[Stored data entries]
————

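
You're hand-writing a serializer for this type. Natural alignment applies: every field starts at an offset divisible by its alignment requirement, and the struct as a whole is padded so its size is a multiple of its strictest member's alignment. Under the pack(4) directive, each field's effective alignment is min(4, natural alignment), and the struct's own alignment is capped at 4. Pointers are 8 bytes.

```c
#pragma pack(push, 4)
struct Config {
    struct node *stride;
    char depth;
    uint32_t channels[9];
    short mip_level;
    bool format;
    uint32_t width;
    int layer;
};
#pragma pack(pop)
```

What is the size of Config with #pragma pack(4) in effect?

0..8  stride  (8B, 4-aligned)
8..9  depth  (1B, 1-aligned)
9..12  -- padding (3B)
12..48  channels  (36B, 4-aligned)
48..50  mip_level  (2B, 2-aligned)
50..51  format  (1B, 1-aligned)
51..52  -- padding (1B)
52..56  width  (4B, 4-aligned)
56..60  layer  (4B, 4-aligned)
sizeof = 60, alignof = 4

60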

————

Every entry is to be copied exactly, with none omitted.

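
You're hand-writing a serializer for this type. Natural alignment applies: every field starts at an offset divisible by its alignment requirement, and the struct as a whole is padded so its size is a multiple of its strictest member's alignment. Under the pack(4) directive, each field's effective alignment is min(4, natural alignment), and the struct's own alignment is capped at 4. Pointers are 8 bytes.

```c
#pragma pack(push, 4)
struct Config {
    struct node *stride;
    char depth;
    uint32_t channels[9];
    short mip_level;
    bool format;
    uint32_t width;
    int layer;
};
#pragma pack(pop)
```

What is the size of Config with #pragma pack(4) in effect?

0..8  stride  (8B, 4-aligned)
8..9  depth  (1B, 1-aligned)
9..12  -- padding (3B)
12..48  channels  (36B, 4-aligned)
48..50  mip_level  (2B, 2-aligned)
50..51  format  (1B, 1-aligned)
51..52  -- padding (1B)
52..56  width  (4B, 4-aligned)
56..60  layer  (4B, 4-aligned)
sizeof = 60, alignof = 4

60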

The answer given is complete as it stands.